The problem: When you reach the line containing "How many organisms" in the entries below, repeat it and each line after it exactly until the entries end.

Provided material:

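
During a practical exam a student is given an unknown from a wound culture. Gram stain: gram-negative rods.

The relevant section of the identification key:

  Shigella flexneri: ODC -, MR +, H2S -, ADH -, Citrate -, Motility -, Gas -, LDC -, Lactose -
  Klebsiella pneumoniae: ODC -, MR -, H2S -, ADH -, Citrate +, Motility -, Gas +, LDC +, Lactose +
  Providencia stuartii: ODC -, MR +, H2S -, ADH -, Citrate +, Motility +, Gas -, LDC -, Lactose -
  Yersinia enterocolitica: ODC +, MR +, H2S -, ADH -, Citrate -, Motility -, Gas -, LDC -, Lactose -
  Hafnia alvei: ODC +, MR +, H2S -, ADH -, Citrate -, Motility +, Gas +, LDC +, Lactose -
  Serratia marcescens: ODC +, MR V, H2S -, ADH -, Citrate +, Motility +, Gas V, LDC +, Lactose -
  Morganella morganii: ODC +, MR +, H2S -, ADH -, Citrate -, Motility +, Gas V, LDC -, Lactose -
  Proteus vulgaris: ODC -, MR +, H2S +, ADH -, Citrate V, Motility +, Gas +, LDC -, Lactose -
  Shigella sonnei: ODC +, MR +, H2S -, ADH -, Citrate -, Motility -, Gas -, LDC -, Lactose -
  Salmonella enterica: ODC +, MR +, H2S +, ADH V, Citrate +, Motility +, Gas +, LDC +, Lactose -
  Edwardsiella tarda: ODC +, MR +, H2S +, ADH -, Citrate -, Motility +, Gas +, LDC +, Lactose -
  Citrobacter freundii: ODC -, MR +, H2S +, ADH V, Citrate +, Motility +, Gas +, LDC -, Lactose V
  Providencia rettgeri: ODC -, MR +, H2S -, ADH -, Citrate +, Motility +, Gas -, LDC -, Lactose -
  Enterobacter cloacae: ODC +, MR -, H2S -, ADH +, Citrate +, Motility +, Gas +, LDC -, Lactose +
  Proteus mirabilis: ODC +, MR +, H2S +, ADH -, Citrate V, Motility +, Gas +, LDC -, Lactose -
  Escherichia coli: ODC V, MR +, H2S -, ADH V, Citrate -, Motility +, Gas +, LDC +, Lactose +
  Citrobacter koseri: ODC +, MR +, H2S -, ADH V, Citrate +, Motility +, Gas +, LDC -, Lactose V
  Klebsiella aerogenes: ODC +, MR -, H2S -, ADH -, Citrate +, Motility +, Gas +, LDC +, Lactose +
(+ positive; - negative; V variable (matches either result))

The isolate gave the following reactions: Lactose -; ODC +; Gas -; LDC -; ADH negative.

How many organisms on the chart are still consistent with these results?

3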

Solution:
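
How many organisms on the chart are still consistent with these results?

3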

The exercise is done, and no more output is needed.